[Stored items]
==================================================

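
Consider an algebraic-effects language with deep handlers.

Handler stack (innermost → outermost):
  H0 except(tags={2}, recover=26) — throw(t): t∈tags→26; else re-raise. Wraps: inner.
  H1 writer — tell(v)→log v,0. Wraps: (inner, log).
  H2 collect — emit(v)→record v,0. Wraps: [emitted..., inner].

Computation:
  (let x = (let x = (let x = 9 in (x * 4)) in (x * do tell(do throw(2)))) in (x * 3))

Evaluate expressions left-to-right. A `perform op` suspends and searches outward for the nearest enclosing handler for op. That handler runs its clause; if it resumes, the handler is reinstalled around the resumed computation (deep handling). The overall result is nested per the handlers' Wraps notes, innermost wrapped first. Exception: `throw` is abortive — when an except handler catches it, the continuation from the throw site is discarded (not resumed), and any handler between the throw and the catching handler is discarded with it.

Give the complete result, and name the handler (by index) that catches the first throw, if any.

Working:
throw(2) @ H0 caught ⇒ 26
H1 returns (26, ())
H2 returns [(26, ())]
= [(26, ())]

Answer: [(26, ())] ; first throw caught by: H0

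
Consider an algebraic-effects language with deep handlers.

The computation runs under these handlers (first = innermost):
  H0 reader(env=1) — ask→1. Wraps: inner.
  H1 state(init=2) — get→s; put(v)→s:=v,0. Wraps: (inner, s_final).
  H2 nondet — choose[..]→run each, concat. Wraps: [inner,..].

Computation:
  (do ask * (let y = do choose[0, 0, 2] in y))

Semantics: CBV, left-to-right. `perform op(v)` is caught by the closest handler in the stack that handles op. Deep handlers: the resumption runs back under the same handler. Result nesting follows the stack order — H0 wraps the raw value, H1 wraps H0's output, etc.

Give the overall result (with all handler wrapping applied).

Answer: [(0, 2), (0, 2), (2, 2)]

Working:
ask @ H0 ⇒ 1
choose[0, 0, 2] @ H2
  branch[0] choose=0:
    H0 returns 0
    H1 returns (0, 2)
    H2 returns [(0, 2)]
  branch[1] choose=0:
    H0 returns 0
    H1 returns (0, 2)
    H2 returns [(0, 2)]
  branch[2] choose=2:
    H0 returns 2
    H1 returns (2, 2)
    H2 returns [(2, 2)]
= [(0, 2), (0, 2), (2, 2)]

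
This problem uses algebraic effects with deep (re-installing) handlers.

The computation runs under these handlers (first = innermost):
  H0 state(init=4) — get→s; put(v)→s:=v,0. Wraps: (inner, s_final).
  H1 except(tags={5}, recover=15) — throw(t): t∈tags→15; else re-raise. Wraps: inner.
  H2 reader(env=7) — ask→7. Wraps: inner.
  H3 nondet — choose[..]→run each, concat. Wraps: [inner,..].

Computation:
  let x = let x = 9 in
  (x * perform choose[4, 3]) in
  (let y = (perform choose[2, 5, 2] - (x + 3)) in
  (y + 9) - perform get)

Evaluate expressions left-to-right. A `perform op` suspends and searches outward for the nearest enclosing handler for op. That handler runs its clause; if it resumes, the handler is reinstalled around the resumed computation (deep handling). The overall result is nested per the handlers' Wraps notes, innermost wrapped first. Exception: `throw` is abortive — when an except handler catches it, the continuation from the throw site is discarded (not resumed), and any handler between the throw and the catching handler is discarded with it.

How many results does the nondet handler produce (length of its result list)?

Answer: 6

Working:
choose[4, 3] @ H3
  branch[0] choose=4:
    choose[2, 5, 2] @ H3
      branch[0] choose=2:
        get @ H0 ⇒ 4
        H0 returns (-32, 4)
        H1 returns (-32, 4)
        H2 returns (-32, 4)
        H3 returns [(-32, 4)]
      branch[1] choose=5:
        get @ H0 ⇒ 4
        H0 returns (-29, 4)
        H1 returns (-29, 4)
        H2 returns (-29, 4)
        H3 returns [(-29, 4)]
      branch[2] choose=2:
        get @ H0 ⇒ 4
        H0 returns (-32, 4)
        H1 returns (-32, 4)
        H2 returns (-32, 4)
        H3 returns [(-32, 4)]
  branch[1] choose=3:
    choose[2, 5, 2] @ H3
      branch[0] choose=2:
        get @ H0 ⇒ 4
        H0 returns (-23, 4)
        H1 returns (-23, 4)
        H2 returns (-23, 4)
        H3 returns [(-23, 4)]
      branch[1] choose=5:
        get @ H0 ⇒ 4
        H0 returns (-20, 4)
        H1 returns (-20, 4)
        H2 returns (-20, 4)
        H3 returns [(-20, 4)]
      branch[2] choose=2:
        get @ H0 ⇒ 4
        H0 returns (-23, 4)
        H1 returns (-23, 4)
        H2 returns (-23, 4)
        H3 returns [(-23, 4)]
= [(-32, 4), (-29, 4), (-32, 4), (-23, 4), (-20, 4), (-23, 4)]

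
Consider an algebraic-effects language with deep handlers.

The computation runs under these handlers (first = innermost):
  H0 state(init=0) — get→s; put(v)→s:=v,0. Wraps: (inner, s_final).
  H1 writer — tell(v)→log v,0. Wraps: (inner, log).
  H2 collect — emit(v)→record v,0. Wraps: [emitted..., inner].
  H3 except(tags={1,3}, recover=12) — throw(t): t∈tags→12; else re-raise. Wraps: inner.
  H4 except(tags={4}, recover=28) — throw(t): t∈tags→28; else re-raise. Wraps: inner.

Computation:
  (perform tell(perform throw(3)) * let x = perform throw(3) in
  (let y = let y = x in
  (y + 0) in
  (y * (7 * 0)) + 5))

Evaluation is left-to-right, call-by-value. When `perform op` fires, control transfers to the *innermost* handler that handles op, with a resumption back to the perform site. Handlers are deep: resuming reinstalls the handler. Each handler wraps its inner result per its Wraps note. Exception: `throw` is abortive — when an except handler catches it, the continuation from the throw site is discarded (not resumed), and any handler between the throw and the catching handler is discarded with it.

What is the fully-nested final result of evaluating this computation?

Answer: 12

Working:
throw(3) @ H3 caught ⇒ 12
H4 returns 12
= 12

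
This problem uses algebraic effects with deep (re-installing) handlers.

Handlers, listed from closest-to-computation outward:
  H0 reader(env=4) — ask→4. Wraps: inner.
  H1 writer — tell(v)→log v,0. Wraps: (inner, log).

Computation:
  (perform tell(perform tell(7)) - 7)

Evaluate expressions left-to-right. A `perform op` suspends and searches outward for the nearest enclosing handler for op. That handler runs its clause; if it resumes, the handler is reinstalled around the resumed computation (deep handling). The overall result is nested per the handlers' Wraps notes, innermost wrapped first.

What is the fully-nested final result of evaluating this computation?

Answer: (-7, (7, 0))

Working:
tell(7) @ H1 ⇒ log+=7
tell(0) @ H1 ⇒ log+=0
H0 returns -7
H1 returns (-7, (7, 0))
= (-7, (7, 0))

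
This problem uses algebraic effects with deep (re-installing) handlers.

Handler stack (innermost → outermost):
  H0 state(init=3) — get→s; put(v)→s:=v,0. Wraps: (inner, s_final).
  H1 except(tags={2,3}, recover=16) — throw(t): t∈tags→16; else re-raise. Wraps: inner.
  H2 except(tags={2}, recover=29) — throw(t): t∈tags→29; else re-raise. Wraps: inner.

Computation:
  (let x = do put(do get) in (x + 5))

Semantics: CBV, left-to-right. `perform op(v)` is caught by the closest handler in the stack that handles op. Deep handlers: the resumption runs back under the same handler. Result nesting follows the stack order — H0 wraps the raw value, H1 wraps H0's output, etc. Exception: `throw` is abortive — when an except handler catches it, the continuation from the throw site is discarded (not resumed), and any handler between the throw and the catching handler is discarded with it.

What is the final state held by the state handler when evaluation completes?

Answer: 3

Evaluation trace:
get @ H0 ⇒ 3
put(3) @ H0 ⇒ s:=3
H0 returns (5, 3)
H1 returns (5, 3)
H2 returns (5, 3)
= (5, 3)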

==================================================

_WORK TASK_: This exercise needs each record retyped exactly as shown.

_EXERCISE OUTPUT_:
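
Consider an algebraic-effects language with deep handlers.

Handler stack (innermost → outermost):
  H0 except(tags={2}, recover=26) — throw(t): t∈tags→26; else re-raise. Wraps: inner.
  H1 writer — tell(v)→log v,0. Wraps: (inner, log).
  H2 collect — emit(v)→record v,0. Wraps: [emitted..., inner].

Computation:
  (let x = (let x = (let x = 9 in (x * 4)) in (x * do tell(do throw(2)))) in (x * 3))

Evaluate expressions left-to-right. A `perform op` suspends and searches outward for the nearest enclosing handler for op. That handler runs its clause; if it resumes, the handler is reinstalled around the resumed computation (deep handling). The overall result is nested per the handlers' Wraps notes, innermost wrapped first. Exception: `throw` is abortive — when an except handler catches it, the continuation from the throw site is discarded (not resumed), and any handler between the throw and the catching handler is discarded with it.

Give the complete result, and name the handler (by index) that catches the first throw, if any.

Working:
throw(2) @ H0 caught ⇒ 26
H1 returns (26, ())
H2 returns [(26, ())]
= [(26, ())]

Answer: [(26, ())] ; first throw caught by: H0

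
Consider an algebraic-effects language with deep handlers.

The computation runs under these handlers (first = innermost):
  H0 reader(env=1) — ask→1. Wraps: inner.
  H1 state(init=2) — get→s; put(v)→s:=v,0. Wraps: (inner, s_final).
  H2 nondet — choose[..]→run each, concat. Wraps: [inner,..].

Computation:
  (do ask * (let y = do choose[0, 0, 2] in y))

Semantics: CBV, left-to-right. `perform op(v)` is caught by the closest handler in the stack that handles op. Deep handlers: the resumption runs back under the same handler. Result nesting follows the stack order — H0 wraps the raw value, H1 wraps H0's output, etc.

Give the overall result (with all handler wrapping applied).

Answer: [(0, 2), (0, 2), (2, 2)]

Working:
ask @ H0 ⇒ 1
choose[0, 0, 2] @ H2
  branch[0] choose=0:
    H0 returns 0
    H1 returns (0, 2)
    H2 returns [(0, 2)]
  branch[1] choose=0:
    H0 returns 0
    H1 returns (0, 2)
    H2 returns [(0, 2)]
  branch[2] choose=2:
    H0 returns 2
    H1 returns (2, 2)
    H2 returns [(2, 2)]
= [(0, 2), (0, 2), (2, 2)]

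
This problem uses algebraic effects with deep (re-installing) handlers.

The computation runs under these handlers (first = innermost):
  H0 state(init=4) — get→s; put(v)→s:=v,0. Wraps: (inner, s_final).
  H1 except(tags={5}, recover=15) — throw(t): t∈tags→15; else re-raise. Wraps: inner.
  H2 reader(env=7) — ask→7. Wraps: inner.
  H3 nondet — choose[..]→run each, concat. Wraps: [inner,..].

Computation:
  let x = let x = 9 in
  (x * perform choose[4, 3]) in
  (let y = (perform choose[2, 5, 2] - (x + 3)) in
  (y + 9) - perform get)

Evaluate expressions left-to-right. A `perform op` suspends and searches outward for the nearest enclosing handler for op. That handler runs its clause; if it resumes, the handler is reinstalled around the resumed computation (deep handling). The overall result is nested per the handlers' Wraps notes, innermost wrapped first. Exception: `throw` is abortive — when an except handler catches it, the continuation from the throw site is discarded (not resumed), and any handler between the throw and the catching handler is discarded with it.

How many results does the nondet handler produce (length of its result list)?

Answer: 6

Working:
choose[4, 3] @ H3
  branch[0] choose=4:
    choose[2, 5, 2] @ H3
      branch[0] choose=2:
        get @ H0 ⇒ 4
        H0 returns (-32, 4)
        H1 returns (-32, 4)
        H2 returns (-32, 4)
        H3 returns [(-32, 4)]
      branch[1] choose=5:
        get @ H0 ⇒ 4
        H0 returns (-29, 4)
        H1 returns (-29, 4)
        H2 returns (-29, 4)
        H3 returns [(-29, 4)]
      branch[2] choose=2:
        get @ H0 ⇒ 4
        H0 returns (-32, 4)
        H1 returns (-32, 4)
        H2 returns (-32, 4)
        H3 returns [(-32, 4)]
  branch[1] choose=3:
    choose[2, 5, 2] @ H3
      branch[0] choose=2:
        get @ H0 ⇒ 4
        H0 returns (-23, 4)
        H1 returns (-23, 4)
        H2 returns (-23, 4)
        H3 returns [(-23, 4)]
      branch[1] choose=5:
        get @ H0 ⇒ 4
        H0 returns (-20, 4)
        H1 returns (-20, 4)
        H2 returns (-20, 4)
        H3 returns [(-20, 4)]
      branch[2] choose=2:
        get @ H0 ⇒ 4
        H0 returns (-23, 4)
        H1 returns (-23, 4)
        H2 returns (-23, 4)
        H3 returns [(-23, 4)]
= [(-32, 4), (-29, 4), (-32, 4), (-23, 4), (-20, 4), (-23, 4)]

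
Consider an algebraic-effects language with deep handlers.

The computation runs under these handlers (first = innermost):
  H0 state(init=0) — get→s; put(v)→s:=v,0. Wraps: (inner, s_final).
  H1 writer — tell(v)→log v,0. Wraps: (inner, log).
  H2 collect — emit(v)→record v,0. Wraps: [emitted..., inner].
  H3 except(tags={1,3}, recover=12) — throw(t): t∈tags→12; else re-raise. Wraps: inner.
  H4 except(tags={4}, recover=28) — throw(t): t∈tags→28; else re-raise. Wraps: inner.

Computation:
  (perform tell(perform throw(3)) * let x = perform throw(3) in
  (let y = let y = x in
  (y + 0) in
  (y * (7 * 0)) + 5))

Evaluation is left-to-right, call-by-value. When `perform op` fires, control transfers to the *innermost* handler that handles op, with a resumption back to the perform site. Handlers are deep: resuming reinstalls the handler. Each handler wraps its inner result per its Wraps note. Exception: `throw` is abortive — when an except handler catches it, the continuation from the throw site is discarded (not resumed), and any handler between the throw and the catching handler is discarded with it.

What is the fully-nested final result of evaluating this computation?

Answer: 12

Working:
throw(3) @ H3 caught ⇒ 12
H4 returns 12
= 12

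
This problem uses algebraic effects with deep (re-installing) handlers.

Handlers, listed from closest-to-computation outward:
  H0 reader(env=4) — ask→4. Wraps: inner.
  H1 writer — tell(v)→log v,0. Wraps: (inner, log).

Computation:
  (perform tell(perform tell(7)) - 7)

Evaluate expressions left-to-right. A `perform op` suspends and searches outward for the nearest enclosing handler for op. That handler runs its clause; if it resumes, the handler is reinstalled around the resumed computation (deep handling). The overall result is nested per the handlers' Wraps notes, innermost wrapped first.

What is the fully-nested final result of evaluating this computation?

Answer: (-7, (7, 0))

Working:
tell(7) @ H1 ⇒ log+=7
tell(0) @ H1 ⇒ log+=0
H0 returns -7
H1 returns (-7, (7, 0))
= (-7, (7, 0))

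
This problem uses algebraic effects with deep (re-installing) handlers.

Handler stack (innermost → outermost):
  H0 state(init=3) — get→s; put(v)→s:=v,0. Wraps: (inner, s_final).
  H1 except(tags={2,3}, recover=16) — throw(t): t∈tags→16; else re-raise. Wraps: inner.
  H2 except(tags={2}, recover=29) — throw(t): t∈tags→29; else re-raise. Wraps: inner.

Computation:
  (let x = do put(do get) in (x + 5))

Semantics: CBV, left-to-right. `perform op(v)` is caught by the closest handler in the stack that handles op. Deep handlers: the resumption runs back under the same handler. Result nesting follows the stack order — H0 wraps the raw value, H1 wraps H0's output, etc. Exception: `throw` is abortive — when an except handler catches it, the continuation from the throw site is discarded (not resumed), and any handler between the throw and the catching handler is discarded with it.

What is the final state held by the state handler when evaluation completes?

Answer: 3

Evaluation trace:
get @ H0 ⇒ 3
put(3) @ H0 ⇒ s:=3
H0 returns (5, 3)
H1 returns (5, 3)
H2 returns (5, 3)
= (5, 3)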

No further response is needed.